**What to do:** Find the line containing "0.034 mol of" in the data below, then output that line and each one after it exactly, with nothing else.

———

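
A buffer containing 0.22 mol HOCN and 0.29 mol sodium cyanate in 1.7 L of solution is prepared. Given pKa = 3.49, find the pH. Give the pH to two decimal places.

pH = 3.61

pH = pKa + log([A⁻]/[HA]) = 3.49 + log(0.29/0.22)
pH = 3.49 + (+0.120) = 3.61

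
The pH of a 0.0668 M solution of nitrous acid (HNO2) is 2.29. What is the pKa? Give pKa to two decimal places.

pKa = 3.37

[H+] = 10^(-2.29) = 5.13 × 10^-3 M
At equilibrium [HA] = 0.0668 − 5.13 × 10^-3 = 6.17 × 10^-2 M
Ka = [H+][A-]/[HA] = (5.13 × 10^-3)² / 6.17 × 10^-2 = 4.27 × 10^-4
pKa = -log(4.27 × 10^-4) = 3.37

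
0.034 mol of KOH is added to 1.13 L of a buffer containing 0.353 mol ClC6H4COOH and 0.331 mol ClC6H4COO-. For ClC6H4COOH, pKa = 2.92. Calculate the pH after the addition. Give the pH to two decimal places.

pH = 2.98

OH- converts ClC6H4COOH to ClC6H4COO-: ClC6H4COOH → 0.319 mol, ClC6H4COO- → 0.365 mol.
Henderson–Hasselbalch with mole ratio 0.365/0.319: pH = 2.92 + (+0.059)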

———

**Answer:**
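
0.034 mol of KOH is added to 1.13 L of a buffer containing 0.353 mol ClC6H4COOH and 0.331 mol ClC6H4COO-. For ClC6H4COOH, pKa = 2.92. Calculate the pH after the addition. Give the pH to two decimal places.

pH = 2.98

OH- converts ClC6H4COOH to ClC6H4COO-: ClC6H4COOH → 0.319 mol, ClC6H4COO- → 0.365 mol.
Henderson–Hasselbalch with mole ratio 0.365/0.319: pH = 2.92 + (+0.059)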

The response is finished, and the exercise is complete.